Data records:
BEGIN

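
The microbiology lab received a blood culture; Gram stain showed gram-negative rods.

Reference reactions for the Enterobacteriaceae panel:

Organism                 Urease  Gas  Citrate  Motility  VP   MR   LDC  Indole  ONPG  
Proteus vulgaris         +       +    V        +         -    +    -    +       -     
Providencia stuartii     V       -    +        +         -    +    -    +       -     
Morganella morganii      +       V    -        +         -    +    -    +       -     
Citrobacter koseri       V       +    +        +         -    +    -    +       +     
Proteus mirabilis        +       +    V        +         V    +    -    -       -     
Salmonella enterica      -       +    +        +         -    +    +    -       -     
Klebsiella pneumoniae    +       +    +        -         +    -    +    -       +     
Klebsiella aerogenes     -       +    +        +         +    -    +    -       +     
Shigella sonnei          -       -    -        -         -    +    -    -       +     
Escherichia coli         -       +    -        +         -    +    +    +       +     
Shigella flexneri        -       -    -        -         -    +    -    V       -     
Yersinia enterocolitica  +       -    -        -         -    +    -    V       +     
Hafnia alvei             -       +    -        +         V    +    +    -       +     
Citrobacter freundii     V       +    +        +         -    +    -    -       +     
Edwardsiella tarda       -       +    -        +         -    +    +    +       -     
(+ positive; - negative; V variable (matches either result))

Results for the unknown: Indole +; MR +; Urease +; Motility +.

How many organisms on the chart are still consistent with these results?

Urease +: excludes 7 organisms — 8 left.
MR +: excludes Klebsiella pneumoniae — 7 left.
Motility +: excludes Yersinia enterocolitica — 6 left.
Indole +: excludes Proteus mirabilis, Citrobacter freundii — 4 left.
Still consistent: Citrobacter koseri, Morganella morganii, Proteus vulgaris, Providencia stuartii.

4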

END
BEGIN

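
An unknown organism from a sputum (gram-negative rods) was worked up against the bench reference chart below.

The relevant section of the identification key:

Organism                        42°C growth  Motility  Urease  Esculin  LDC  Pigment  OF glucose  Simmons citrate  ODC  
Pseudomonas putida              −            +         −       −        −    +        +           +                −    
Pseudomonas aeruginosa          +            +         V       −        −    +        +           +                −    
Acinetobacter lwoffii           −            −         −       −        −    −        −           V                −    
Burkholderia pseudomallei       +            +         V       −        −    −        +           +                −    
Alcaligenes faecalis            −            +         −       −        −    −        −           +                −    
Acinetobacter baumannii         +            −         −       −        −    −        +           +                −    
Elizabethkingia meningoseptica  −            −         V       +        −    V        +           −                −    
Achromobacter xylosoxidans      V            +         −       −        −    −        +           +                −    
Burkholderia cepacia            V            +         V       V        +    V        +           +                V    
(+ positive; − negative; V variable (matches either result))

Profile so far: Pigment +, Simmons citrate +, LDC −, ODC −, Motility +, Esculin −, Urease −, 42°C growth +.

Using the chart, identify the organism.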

END
BEGIN

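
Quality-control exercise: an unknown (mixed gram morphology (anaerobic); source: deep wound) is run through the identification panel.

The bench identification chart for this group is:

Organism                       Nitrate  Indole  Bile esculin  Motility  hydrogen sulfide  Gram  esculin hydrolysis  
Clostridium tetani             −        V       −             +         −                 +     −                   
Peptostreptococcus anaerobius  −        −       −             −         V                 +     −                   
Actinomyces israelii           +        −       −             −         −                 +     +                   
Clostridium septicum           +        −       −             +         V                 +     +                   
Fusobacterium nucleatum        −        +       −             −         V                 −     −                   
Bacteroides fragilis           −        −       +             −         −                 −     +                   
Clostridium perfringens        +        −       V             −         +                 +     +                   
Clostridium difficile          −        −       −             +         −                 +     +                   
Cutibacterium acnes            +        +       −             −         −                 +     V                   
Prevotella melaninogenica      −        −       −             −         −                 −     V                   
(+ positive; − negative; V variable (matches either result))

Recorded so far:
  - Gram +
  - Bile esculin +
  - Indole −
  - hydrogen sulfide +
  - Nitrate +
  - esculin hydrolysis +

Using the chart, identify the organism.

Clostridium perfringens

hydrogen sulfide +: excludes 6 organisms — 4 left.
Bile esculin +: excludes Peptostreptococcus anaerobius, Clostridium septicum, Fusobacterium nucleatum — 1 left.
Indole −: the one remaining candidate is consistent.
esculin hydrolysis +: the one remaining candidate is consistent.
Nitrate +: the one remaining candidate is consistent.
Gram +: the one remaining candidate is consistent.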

END

### Activity:
Once the line with "The microbiology lab" is found in the records above, print exactly that line and every line after it through the line with "(+ positive; - negative;".

### Answer to this task:
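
The microbiology lab received a blood culture; Gram stain showed gram-negative rods.

Reference reactions for the Enterobacteriaceae panel:

Organism                 Urease  Gas  Citrate  Motility  VP   MR   LDC  Indole  ONPG  
Proteus vulgaris         +       +    V        +         -    +    -    +       -     
Providencia stuartii     V       -    +        +         -    +    -    +       -     
Morganella morganii      +       V    -        +         -    +    -    +       -     
Citrobacter koseri       V       +    +        +         -    +    -    +       +     
Proteus mirabilis        +       +    V        +         V    +    -    -       -     
Salmonella enterica      -       +    +        +         -    +    +    -       -     
Klebsiella pneumoniae    +       +    +        -         +    -    +    -       +     
Klebsiella aerogenes     -       +    +        +         +    -    +    -       +     
Shigella sonnei          -       -    -        -         -    +    -    -       +     
Escherichia coli         -       +    -        +         -    +    +    +       +     
Shigella flexneri        -       -    -        -         -    +    -    V       -     
Yersinia enterocolitica  +       -    -        -         -    +    -    V       +     
Hafnia alvei             -       +    -        +         V    +    +    -       +     
Citrobacter freundii     V       +    +        +         -    +    -    -       +     
Edwardsiella tarda       -       +    -        +         -    +    +    +       -     
(+ positive; - negative; V variable (matches either result))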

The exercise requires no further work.